- Prompt -
In the records below, find the line with "Move: D (slide all tiles down)" and the line with "Apply a single 2048 move to a 3x3"; return exactly those lines and every line between them.

(Stored data entries)
----

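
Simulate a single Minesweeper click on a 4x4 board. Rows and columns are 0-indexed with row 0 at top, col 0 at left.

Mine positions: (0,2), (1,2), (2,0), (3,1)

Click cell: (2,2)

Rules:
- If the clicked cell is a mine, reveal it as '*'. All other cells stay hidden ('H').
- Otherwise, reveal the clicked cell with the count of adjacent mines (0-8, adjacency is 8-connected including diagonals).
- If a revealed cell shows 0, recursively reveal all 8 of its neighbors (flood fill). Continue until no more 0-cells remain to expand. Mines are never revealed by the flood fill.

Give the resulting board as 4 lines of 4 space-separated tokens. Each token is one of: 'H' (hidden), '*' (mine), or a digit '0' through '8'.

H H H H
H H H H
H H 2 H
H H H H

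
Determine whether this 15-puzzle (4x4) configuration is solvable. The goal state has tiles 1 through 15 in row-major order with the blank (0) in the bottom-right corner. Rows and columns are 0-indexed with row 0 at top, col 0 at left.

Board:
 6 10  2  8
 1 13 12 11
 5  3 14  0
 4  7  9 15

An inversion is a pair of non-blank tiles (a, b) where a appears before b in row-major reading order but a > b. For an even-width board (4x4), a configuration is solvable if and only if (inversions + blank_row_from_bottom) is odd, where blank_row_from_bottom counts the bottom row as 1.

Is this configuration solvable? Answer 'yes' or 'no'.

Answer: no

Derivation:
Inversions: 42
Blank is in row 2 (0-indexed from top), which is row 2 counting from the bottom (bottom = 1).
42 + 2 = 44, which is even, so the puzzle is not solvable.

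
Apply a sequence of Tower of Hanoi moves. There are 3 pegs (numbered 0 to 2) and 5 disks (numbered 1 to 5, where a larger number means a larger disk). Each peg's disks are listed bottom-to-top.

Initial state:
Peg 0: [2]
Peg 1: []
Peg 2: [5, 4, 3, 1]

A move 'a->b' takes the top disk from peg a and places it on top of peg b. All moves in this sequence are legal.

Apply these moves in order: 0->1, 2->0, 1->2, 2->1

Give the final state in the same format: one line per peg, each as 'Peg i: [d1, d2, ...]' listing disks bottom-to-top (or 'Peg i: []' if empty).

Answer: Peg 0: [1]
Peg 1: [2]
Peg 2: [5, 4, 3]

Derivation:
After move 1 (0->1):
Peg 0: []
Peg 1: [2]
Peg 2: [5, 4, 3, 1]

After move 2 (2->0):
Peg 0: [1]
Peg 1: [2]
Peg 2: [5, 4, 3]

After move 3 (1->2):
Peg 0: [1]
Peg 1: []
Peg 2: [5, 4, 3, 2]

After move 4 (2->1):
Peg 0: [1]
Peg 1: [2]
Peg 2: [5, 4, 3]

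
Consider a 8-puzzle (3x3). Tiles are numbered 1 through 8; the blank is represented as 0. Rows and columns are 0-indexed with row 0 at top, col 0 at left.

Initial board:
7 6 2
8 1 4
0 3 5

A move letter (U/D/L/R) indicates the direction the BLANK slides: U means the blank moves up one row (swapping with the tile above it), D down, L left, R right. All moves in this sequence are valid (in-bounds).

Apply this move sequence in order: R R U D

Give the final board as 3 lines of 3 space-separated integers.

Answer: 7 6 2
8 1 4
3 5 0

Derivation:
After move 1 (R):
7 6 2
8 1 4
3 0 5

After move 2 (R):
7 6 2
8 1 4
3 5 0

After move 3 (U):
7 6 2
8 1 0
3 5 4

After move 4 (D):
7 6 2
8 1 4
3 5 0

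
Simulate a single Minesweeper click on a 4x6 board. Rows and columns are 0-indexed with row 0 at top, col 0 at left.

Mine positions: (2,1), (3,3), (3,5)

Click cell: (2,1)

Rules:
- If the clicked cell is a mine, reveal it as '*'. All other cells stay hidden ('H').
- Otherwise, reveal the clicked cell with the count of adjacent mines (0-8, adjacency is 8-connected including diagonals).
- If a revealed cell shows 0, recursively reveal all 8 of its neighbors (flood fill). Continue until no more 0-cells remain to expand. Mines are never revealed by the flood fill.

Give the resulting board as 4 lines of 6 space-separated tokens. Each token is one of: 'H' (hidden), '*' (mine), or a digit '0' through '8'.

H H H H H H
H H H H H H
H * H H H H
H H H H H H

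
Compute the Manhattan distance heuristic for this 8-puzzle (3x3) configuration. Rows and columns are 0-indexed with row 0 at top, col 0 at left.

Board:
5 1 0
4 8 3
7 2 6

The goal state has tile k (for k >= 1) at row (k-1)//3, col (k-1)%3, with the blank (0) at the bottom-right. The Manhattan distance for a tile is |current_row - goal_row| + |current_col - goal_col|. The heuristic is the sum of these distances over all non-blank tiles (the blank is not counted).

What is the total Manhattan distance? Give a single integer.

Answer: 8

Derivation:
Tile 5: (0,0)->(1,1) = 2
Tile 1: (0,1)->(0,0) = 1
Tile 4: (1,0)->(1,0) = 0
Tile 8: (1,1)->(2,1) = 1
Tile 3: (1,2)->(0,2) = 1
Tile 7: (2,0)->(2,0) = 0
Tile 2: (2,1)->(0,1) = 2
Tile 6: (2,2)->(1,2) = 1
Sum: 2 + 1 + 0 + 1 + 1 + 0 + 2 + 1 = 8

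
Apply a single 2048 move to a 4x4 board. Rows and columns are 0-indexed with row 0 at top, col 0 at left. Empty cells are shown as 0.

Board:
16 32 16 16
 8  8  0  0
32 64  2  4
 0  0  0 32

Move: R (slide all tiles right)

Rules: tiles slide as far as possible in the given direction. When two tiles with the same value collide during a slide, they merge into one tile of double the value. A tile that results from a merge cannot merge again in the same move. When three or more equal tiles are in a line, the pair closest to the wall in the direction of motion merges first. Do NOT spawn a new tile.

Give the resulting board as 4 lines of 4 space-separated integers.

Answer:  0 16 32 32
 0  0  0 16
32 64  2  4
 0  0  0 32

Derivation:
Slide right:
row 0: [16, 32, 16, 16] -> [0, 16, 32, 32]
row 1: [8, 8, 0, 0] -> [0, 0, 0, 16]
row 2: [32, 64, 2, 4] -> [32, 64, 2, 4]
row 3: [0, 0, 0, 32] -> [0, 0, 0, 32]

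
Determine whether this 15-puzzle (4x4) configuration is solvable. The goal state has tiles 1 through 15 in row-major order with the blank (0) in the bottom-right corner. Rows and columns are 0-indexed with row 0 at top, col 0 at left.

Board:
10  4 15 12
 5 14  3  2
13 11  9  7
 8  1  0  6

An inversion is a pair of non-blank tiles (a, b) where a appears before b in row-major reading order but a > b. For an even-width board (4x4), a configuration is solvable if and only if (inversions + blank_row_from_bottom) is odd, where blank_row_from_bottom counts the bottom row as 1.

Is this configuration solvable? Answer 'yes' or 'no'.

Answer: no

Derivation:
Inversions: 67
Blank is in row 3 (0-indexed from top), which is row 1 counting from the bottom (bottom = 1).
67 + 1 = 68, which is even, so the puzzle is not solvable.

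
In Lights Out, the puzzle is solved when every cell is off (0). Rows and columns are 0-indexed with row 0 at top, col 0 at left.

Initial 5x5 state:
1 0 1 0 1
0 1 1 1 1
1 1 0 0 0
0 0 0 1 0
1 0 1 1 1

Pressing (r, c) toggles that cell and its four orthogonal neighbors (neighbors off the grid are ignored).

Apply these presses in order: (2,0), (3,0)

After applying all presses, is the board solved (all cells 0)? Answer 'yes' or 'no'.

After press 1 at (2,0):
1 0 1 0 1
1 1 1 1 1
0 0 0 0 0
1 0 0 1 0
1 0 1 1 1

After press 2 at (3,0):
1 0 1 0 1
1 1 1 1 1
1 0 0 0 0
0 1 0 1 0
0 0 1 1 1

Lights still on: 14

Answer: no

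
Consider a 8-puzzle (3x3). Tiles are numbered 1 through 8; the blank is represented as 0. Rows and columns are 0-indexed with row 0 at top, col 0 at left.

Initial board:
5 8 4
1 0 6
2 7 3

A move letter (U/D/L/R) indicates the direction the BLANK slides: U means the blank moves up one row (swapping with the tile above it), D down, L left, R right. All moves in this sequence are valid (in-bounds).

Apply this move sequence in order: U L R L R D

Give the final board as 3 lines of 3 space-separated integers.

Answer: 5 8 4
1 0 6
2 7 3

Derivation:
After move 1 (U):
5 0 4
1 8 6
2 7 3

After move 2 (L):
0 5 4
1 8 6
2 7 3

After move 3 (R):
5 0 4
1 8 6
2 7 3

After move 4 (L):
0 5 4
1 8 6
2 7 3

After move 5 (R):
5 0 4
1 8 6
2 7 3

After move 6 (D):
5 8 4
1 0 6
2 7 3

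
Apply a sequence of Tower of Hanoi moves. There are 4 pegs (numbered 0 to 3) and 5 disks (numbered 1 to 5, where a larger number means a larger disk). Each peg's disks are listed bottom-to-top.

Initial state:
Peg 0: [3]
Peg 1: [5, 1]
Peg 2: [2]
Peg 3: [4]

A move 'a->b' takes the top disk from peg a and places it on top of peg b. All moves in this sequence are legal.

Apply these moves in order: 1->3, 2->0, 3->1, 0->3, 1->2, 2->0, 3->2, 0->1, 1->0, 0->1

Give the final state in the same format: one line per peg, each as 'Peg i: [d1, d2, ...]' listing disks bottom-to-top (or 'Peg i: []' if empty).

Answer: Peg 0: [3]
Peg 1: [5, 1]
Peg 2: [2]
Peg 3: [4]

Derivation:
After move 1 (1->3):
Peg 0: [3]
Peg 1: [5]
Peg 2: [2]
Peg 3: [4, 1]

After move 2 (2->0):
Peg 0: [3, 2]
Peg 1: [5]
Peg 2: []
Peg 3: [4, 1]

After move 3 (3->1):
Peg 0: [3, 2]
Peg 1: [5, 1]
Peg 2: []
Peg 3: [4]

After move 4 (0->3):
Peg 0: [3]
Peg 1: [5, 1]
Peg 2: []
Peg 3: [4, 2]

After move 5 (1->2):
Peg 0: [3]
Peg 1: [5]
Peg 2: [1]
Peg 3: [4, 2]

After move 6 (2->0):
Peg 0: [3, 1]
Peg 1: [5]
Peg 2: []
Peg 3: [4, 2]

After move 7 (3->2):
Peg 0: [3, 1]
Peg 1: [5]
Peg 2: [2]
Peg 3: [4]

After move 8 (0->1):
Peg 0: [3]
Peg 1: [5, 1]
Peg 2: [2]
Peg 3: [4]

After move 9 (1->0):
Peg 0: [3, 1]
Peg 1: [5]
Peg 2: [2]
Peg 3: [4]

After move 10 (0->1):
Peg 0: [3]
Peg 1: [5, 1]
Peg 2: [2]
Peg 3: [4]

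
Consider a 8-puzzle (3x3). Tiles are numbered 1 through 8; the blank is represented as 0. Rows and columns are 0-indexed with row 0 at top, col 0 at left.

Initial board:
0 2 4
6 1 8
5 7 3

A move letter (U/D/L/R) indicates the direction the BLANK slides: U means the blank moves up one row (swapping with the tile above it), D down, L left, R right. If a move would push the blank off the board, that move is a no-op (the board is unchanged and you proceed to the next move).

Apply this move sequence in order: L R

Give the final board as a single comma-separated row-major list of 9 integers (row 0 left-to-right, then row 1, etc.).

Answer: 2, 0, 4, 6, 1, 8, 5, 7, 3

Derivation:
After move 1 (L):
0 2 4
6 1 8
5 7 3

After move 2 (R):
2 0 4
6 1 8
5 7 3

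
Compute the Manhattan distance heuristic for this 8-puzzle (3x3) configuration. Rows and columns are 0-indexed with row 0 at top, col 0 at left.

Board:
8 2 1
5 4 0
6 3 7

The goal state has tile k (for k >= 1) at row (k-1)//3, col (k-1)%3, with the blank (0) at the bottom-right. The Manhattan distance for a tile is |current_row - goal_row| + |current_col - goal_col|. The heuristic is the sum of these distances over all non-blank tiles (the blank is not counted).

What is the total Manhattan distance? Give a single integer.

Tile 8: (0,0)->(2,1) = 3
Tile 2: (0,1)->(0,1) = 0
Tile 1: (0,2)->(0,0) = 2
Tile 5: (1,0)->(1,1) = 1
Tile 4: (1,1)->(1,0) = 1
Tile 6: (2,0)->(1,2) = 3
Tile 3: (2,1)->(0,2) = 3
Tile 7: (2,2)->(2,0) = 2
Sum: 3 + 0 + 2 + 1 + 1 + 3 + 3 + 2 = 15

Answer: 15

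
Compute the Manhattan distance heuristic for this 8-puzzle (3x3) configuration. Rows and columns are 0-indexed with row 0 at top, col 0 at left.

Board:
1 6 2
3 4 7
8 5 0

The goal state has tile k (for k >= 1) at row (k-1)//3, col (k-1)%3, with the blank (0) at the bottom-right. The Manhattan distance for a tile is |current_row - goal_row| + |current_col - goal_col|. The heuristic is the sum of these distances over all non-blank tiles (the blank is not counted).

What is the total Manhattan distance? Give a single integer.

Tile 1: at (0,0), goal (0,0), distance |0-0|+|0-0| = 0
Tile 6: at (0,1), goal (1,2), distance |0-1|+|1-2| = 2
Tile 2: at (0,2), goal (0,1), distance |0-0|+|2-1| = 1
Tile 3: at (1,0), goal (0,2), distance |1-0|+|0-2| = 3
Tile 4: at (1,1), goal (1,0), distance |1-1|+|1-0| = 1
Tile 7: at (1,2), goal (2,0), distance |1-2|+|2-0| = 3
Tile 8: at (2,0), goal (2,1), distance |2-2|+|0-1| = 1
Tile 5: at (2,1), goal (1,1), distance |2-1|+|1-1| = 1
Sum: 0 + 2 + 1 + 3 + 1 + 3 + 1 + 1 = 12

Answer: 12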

----

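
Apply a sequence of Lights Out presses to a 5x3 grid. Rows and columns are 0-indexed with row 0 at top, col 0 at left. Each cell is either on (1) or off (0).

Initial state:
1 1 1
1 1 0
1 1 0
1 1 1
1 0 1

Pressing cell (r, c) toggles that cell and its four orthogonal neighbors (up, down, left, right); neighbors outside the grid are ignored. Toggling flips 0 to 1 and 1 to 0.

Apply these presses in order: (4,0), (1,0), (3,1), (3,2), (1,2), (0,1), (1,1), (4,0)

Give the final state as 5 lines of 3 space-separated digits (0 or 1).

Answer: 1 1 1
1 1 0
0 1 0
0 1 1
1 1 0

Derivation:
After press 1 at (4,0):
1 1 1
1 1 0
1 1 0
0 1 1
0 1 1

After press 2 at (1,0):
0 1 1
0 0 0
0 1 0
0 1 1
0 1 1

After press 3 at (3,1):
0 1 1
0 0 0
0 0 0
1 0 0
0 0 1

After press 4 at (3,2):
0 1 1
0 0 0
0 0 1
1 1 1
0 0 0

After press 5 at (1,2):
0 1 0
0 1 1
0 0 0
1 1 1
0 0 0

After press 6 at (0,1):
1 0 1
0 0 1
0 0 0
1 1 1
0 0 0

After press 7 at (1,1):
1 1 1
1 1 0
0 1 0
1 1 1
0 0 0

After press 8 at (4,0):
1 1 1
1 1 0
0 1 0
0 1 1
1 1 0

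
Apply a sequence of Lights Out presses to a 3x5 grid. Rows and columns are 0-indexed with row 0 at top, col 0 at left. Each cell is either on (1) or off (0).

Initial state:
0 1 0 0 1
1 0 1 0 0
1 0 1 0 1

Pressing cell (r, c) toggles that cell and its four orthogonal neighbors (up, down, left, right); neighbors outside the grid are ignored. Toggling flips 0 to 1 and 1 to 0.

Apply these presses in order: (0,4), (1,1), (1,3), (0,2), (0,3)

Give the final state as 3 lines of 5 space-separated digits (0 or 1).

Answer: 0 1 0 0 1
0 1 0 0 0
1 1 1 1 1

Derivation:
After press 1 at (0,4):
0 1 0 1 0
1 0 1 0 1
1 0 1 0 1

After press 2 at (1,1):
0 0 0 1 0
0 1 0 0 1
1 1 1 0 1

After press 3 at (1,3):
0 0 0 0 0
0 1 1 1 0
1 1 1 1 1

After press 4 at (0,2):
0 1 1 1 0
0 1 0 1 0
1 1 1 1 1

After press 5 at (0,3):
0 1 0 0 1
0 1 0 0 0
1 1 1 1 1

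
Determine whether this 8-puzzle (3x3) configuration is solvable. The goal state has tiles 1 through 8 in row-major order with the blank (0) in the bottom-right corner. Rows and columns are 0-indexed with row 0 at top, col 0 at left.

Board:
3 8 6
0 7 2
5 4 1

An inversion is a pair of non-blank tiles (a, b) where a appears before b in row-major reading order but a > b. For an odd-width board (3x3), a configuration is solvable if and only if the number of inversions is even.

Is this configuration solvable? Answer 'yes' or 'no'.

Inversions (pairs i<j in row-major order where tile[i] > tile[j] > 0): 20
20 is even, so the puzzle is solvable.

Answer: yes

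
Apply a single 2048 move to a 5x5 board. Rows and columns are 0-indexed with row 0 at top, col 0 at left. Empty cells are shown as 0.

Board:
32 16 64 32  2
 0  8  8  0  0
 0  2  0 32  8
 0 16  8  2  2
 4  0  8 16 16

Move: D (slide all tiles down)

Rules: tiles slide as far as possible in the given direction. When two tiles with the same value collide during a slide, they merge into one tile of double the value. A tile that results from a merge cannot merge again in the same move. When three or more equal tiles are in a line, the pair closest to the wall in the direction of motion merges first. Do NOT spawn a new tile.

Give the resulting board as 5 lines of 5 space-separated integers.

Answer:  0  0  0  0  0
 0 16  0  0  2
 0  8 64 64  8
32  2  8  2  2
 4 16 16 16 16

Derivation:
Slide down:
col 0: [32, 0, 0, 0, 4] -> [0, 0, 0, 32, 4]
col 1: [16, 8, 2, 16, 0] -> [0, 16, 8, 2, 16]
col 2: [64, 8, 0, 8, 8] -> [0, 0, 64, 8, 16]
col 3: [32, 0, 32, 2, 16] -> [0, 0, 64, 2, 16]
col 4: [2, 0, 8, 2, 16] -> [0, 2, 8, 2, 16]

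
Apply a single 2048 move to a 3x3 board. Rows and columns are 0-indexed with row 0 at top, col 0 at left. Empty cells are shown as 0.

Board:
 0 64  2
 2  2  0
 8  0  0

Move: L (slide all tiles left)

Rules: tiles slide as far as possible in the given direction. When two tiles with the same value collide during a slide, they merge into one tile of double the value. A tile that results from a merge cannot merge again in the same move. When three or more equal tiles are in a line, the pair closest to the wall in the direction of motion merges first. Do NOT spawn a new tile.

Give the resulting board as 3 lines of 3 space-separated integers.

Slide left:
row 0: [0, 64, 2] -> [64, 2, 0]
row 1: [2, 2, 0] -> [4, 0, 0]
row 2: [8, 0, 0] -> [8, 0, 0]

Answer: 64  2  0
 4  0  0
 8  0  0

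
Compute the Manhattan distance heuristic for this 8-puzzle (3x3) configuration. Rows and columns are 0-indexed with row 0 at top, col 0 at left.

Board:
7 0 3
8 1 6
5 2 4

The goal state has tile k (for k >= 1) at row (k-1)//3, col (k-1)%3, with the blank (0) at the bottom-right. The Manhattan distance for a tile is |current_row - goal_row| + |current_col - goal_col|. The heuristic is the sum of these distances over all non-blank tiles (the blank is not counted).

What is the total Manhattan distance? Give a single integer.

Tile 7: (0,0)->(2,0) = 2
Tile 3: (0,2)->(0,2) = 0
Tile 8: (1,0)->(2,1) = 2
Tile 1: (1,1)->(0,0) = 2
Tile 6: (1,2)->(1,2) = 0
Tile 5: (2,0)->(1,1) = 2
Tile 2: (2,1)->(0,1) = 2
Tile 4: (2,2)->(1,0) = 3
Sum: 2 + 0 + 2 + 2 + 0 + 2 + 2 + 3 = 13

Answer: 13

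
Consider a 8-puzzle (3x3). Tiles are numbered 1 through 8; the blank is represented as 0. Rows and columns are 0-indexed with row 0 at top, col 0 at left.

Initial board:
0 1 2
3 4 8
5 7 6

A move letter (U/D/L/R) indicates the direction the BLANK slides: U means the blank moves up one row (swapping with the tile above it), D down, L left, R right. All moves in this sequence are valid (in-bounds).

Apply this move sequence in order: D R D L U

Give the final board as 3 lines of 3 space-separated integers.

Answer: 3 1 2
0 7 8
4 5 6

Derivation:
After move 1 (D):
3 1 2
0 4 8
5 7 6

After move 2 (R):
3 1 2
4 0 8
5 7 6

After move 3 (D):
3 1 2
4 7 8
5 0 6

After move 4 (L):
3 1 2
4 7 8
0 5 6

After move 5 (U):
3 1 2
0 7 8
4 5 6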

----

- Answer to the problem -
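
Move: D (slide all tiles down)

Rules: tiles slide as far as possible in the given direction. When two tiles with the same value collide during a slide, they merge into one tile of double the value. A tile that results from a merge cannot merge again in the same move. When three or more equal tiles are in a line, the pair closest to the wall in the direction of motion merges first. Do NOT spawn a new tile.

Give the resulting board as 5 lines of 5 space-separated integers.

Answer:  0  0  0  0  0
 0 16  0  0  2
 0  8 64 64  8
32  2  8  2  2
 4 16 16 16 16

Derivation:
Slide down:
col 0: [32, 0, 0, 0, 4] -> [0, 0, 0, 32, 4]
col 1: [16, 8, 2, 16, 0] -> [0, 16, 8, 2, 16]
col 2: [64, 8, 0, 8, 8] -> [0, 0, 64, 8, 16]
col 3: [32, 0, 32, 2, 16] -> [0, 0, 64, 2, 16]
col 4: [2, 0, 8, 2, 16] -> [0, 2, 8, 2, 16]

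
Apply a single 2048 move to a 3x3 board. Rows and columns are 0-indexed with row 0 at top, col 0 at left. Empty cells are shown as 0.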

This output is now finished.